:: What the task asks ::
In the entries below, find the line with "5. literal('M')" and the line with "6. literal('R')". Return those two lines and all lines between them, exactly.

Source records:
------------------------------------------------------------------------
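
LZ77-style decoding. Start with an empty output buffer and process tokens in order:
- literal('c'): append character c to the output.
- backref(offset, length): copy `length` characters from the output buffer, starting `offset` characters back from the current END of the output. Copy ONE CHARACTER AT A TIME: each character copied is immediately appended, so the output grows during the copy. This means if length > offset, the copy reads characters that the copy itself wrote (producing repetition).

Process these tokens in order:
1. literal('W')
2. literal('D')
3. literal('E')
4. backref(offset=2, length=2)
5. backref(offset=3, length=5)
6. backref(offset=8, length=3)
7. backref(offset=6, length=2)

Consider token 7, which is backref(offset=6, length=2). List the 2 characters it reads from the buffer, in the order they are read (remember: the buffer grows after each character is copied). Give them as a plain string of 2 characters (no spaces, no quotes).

Token 1: literal('W'). Output: "W"
Token 2: literal('D'). Output: "WD"
Token 3: literal('E'). Output: "WDE"
Token 4: backref(off=2, len=2). Copied 'DE' from pos 1. Output: "WDEDE"
Token 5: backref(off=3, len=5) (overlapping!). Copied 'EDEED' from pos 2. Output: "WDEDEEDEED"
Token 6: backref(off=8, len=3). Copied 'EDE' from pos 2. Output: "WDEDEEDEEDEDE"
Token 7: backref(off=6, len=2). Buffer before: "WDEDEEDEEDEDE" (len 13)
  byte 1: read out[7]='E', append. Buffer now: "WDEDEEDEEDEDEE"
  byte 2: read out[8]='E', append. Buffer now: "WDEDEEDEEDEDEEE"

Answer: EE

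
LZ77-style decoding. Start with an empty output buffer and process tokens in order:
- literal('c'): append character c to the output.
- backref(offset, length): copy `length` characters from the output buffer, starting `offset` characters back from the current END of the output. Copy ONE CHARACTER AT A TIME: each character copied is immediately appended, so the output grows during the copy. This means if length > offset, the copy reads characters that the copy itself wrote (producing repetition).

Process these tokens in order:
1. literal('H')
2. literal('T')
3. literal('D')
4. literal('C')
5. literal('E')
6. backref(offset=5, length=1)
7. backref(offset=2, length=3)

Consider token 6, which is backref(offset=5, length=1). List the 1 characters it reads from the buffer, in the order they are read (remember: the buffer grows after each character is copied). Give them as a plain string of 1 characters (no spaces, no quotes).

Token 1: literal('H'). Output: "H"
Token 2: literal('T'). Output: "HT"
Token 3: literal('D'). Output: "HTD"
Token 4: literal('C'). Output: "HTDC"
Token 5: literal('E'). Output: "HTDCE"
Token 6: backref(off=5, len=1). Buffer before: "HTDCE" (len 5)
  byte 1: read out[0]='H', append. Buffer now: "HTDCEH"

Answer: H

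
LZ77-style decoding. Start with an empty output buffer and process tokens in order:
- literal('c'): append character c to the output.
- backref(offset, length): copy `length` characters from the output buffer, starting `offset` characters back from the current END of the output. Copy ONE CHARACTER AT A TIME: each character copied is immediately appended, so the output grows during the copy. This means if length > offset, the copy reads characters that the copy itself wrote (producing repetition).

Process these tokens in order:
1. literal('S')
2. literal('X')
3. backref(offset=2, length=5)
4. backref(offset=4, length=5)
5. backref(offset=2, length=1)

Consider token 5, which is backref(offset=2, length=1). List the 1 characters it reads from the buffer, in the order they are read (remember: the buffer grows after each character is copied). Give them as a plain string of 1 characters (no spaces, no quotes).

Token 1: literal('S'). Output: "S"
Token 2: literal('X'). Output: "SX"
Token 3: backref(off=2, len=5) (overlapping!). Copied 'SXSXS' from pos 0. Output: "SXSXSXS"
Token 4: backref(off=4, len=5) (overlapping!). Copied 'XSXSX' from pos 3. Output: "SXSXSXSXSXSX"
Token 5: backref(off=2, len=1). Buffer before: "SXSXSXSXSXSX" (len 12)
  byte 1: read out[10]='S', append. Buffer now: "SXSXSXSXSXSXS"

Answer: S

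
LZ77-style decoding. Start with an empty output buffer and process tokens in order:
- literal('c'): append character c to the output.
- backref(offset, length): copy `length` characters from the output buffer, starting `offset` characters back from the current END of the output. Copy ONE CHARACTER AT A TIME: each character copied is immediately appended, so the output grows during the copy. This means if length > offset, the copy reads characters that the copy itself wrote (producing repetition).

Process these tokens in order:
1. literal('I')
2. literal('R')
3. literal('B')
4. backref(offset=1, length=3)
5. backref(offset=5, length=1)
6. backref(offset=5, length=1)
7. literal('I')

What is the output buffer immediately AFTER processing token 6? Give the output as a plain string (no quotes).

Token 1: literal('I'). Output: "I"
Token 2: literal('R'). Output: "IR"
Token 3: literal('B'). Output: "IRB"
Token 4: backref(off=1, len=3) (overlapping!). Copied 'BBB' from pos 2. Output: "IRBBBB"
Token 5: backref(off=5, len=1). Copied 'R' from pos 1. Output: "IRBBBBR"
Token 6: backref(off=5, len=1). Copied 'B' from pos 2. Output: "IRBBBBRB"

Answer: IRBBBBRB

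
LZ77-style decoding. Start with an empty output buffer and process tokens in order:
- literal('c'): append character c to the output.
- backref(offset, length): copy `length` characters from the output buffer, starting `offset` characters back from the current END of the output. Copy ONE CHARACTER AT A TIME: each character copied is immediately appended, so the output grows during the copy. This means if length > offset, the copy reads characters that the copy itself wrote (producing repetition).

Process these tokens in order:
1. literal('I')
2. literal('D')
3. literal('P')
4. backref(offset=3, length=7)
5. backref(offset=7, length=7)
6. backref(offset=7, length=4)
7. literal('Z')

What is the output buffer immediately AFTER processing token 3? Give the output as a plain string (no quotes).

Answer: IDP

Derivation:
Token 1: literal('I'). Output: "I"
Token 2: literal('D'). Output: "ID"
Token 3: literal('P'). Output: "IDP"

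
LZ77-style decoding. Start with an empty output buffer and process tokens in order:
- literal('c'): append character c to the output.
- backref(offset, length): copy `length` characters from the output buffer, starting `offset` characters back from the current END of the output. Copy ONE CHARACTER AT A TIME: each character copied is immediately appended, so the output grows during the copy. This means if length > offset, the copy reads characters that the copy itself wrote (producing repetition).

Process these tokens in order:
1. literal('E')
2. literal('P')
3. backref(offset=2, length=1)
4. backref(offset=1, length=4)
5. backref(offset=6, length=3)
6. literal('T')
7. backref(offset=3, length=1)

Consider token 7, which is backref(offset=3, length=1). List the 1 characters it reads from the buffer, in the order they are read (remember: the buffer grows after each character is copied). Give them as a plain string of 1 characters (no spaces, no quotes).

Answer: E

Derivation:
Token 1: literal('E'). Output: "E"
Token 2: literal('P'). Output: "EP"
Token 3: backref(off=2, len=1). Copied 'E' from pos 0. Output: "EPE"
Token 4: backref(off=1, len=4) (overlapping!). Copied 'EEEE' from pos 2. Output: "EPEEEEE"
Token 5: backref(off=6, len=3). Copied 'PEE' from pos 1. Output: "EPEEEEEPEE"
Token 6: literal('T'). Output: "EPEEEEEPEET"
Token 7: backref(off=3, len=1). Buffer before: "EPEEEEEPEET" (len 11)
  byte 1: read out[8]='E', append. Buffer now: "EPEEEEEPEETE"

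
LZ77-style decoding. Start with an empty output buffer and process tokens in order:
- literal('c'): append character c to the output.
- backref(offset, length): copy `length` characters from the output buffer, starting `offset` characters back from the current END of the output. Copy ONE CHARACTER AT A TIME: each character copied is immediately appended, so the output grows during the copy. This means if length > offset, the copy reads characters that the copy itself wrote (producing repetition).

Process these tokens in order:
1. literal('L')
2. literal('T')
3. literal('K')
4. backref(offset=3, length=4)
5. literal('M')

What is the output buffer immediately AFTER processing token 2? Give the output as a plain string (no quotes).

Answer: LT

Derivation:
Token 1: literal('L'). Output: "L"
Token 2: literal('T'). Output: "LT"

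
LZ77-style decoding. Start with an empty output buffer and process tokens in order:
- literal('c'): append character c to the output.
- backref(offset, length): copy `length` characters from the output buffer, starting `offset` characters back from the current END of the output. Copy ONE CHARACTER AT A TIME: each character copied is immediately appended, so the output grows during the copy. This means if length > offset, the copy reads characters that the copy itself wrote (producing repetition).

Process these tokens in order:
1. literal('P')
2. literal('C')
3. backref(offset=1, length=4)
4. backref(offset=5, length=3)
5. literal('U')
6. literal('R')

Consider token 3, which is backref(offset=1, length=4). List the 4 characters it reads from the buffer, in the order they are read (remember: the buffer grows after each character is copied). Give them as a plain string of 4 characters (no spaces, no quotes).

Token 1: literal('P'). Output: "P"
Token 2: literal('C'). Output: "PC"
Token 3: backref(off=1, len=4). Buffer before: "PC" (len 2)
  byte 1: read out[1]='C', append. Buffer now: "PCC"
  byte 2: read out[2]='C', append. Buffer now: "PCCC"
  byte 3: read out[3]='C', append. Buffer now: "PCCCC"
  byte 4: read out[4]='C', append. Buffer now: "PCCCCC"

Answer: CCCC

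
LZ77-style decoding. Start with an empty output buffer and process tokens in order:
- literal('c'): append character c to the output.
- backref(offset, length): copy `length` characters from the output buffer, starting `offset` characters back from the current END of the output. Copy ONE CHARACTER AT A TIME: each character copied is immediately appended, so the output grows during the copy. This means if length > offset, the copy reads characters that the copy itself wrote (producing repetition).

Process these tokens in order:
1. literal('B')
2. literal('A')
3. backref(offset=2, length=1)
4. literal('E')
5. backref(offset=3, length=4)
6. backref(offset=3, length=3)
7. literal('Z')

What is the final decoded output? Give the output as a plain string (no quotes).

Answer: BABEABEABEAZ

Derivation:
Token 1: literal('B'). Output: "B"
Token 2: literal('A'). Output: "BA"
Token 3: backref(off=2, len=1). Copied 'B' from pos 0. Output: "BAB"
Token 4: literal('E'). Output: "BABE"
Token 5: backref(off=3, len=4) (overlapping!). Copied 'ABEA' from pos 1. Output: "BABEABEA"
Token 6: backref(off=3, len=3). Copied 'BEA' from pos 5. Output: "BABEABEABEA"
Token 7: literal('Z'). Output: "BABEABEABEAZ"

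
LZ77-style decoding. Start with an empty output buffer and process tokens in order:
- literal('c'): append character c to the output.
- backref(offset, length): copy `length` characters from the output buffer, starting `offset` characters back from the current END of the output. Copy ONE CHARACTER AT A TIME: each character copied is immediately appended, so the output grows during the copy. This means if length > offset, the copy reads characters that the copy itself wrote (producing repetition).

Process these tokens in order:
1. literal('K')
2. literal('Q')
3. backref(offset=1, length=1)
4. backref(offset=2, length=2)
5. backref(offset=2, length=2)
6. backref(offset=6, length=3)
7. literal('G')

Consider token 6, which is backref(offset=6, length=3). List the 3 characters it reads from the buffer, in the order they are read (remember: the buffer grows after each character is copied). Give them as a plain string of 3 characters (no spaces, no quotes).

Answer: QQQ

Derivation:
Token 1: literal('K'). Output: "K"
Token 2: literal('Q'). Output: "KQ"
Token 3: backref(off=1, len=1). Copied 'Q' from pos 1. Output: "KQQ"
Token 4: backref(off=2, len=2). Copied 'QQ' from pos 1. Output: "KQQQQ"
Token 5: backref(off=2, len=2). Copied 'QQ' from pos 3. Output: "KQQQQQQ"
Token 6: backref(off=6, len=3). Buffer before: "KQQQQQQ" (len 7)
  byte 1: read out[1]='Q', append. Buffer now: "KQQQQQQQ"
  byte 2: read out[2]='Q', append. Buffer now: "KQQQQQQQQ"
  byte 3: read out[3]='Q', append. Buffer now: "KQQQQQQQQQ"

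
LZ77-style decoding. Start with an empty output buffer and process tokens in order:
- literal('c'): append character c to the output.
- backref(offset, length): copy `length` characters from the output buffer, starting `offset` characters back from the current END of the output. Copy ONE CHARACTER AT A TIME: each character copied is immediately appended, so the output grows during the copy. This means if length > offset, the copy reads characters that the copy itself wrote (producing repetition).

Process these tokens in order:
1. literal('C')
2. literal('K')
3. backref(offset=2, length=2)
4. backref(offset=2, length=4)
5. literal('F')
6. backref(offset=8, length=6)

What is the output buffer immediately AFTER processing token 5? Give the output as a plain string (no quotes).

Answer: CKCKCKCKF

Derivation:
Token 1: literal('C'). Output: "C"
Token 2: literal('K'). Output: "CK"
Token 3: backref(off=2, len=2). Copied 'CK' from pos 0. Output: "CKCK"
Token 4: backref(off=2, len=4) (overlapping!). Copied 'CKCK' from pos 2. Output: "CKCKCKCK"
Token 5: literal('F'). Output: "CKCKCKCKF"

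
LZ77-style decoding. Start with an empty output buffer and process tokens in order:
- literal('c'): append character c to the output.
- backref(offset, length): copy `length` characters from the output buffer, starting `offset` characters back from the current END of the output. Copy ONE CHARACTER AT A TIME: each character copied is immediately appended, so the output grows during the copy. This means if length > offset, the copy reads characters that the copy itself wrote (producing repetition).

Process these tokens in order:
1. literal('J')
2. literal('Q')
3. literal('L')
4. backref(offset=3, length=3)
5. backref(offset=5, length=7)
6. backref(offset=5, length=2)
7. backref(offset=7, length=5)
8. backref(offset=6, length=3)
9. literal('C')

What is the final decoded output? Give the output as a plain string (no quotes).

Token 1: literal('J'). Output: "J"
Token 2: literal('Q'). Output: "JQ"
Token 3: literal('L'). Output: "JQL"
Token 4: backref(off=3, len=3). Copied 'JQL' from pos 0. Output: "JQLJQL"
Token 5: backref(off=5, len=7) (overlapping!). Copied 'QLJQLQL' from pos 1. Output: "JQLJQLQLJQLQL"
Token 6: backref(off=5, len=2). Copied 'JQ' from pos 8. Output: "JQLJQLQLJQLQLJQ"
Token 7: backref(off=7, len=5). Copied 'JQLQL' from pos 8. Output: "JQLJQLQLJQLQLJQJQLQL"
Token 8: backref(off=6, len=3). Copied 'QJQ' from pos 14. Output: "JQLJQLQLJQLQLJQJQLQLQJQ"
Token 9: literal('C'). Output: "JQLJQLQLJQLQLJQJQLQLQJQC"

Answer: JQLJQLQLJQLQLJQJQLQLQJQC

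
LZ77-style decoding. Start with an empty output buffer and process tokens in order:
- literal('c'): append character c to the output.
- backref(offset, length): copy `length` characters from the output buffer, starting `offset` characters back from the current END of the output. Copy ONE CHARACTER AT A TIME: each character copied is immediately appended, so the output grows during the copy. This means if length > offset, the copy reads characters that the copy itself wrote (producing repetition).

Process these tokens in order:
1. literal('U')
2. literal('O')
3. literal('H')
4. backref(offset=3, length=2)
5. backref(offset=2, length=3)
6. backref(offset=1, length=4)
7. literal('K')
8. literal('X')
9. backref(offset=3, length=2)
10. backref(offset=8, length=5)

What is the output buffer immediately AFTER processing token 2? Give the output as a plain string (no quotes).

Token 1: literal('U'). Output: "U"
Token 2: literal('O'). Output: "UO"

Answer: UO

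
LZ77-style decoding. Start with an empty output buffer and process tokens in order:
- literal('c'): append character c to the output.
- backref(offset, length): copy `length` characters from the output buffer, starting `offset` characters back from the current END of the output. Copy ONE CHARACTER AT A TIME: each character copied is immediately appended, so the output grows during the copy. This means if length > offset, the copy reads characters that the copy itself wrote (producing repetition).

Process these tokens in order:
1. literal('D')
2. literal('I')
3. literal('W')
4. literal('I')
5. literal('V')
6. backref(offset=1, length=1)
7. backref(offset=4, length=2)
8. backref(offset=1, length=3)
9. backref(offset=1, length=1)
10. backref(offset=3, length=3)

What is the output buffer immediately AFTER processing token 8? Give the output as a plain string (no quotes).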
------------------------------------------------------------------------
:: Solution to this exercise ::
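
5. literal('M')

What is the output buffer immediately AFTER processing token 2? Give the output as a plain string (no quotes).

Answer: LT

Derivation:
Token 1: literal('L'). Output: "L"
Token 2: literal('T'). Output: "LT"

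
LZ77-style decoding. Start with an empty output buffer and process tokens in order:
- literal('c'): append character c to the output.
- backref(offset, length): copy `length` characters from the output buffer, starting `offset` characters back from the current END of the output. Copy ONE CHARACTER AT A TIME: each character copied is immediately appended, so the output grows during the copy. This means if length > offset, the copy reads characters that the copy itself wrote (producing repetition).

Process these tokens in order:
1. literal('P')
2. literal('C')
3. backref(offset=1, length=4)
4. backref(offset=5, length=3)
5. literal('U')
6. literal('R')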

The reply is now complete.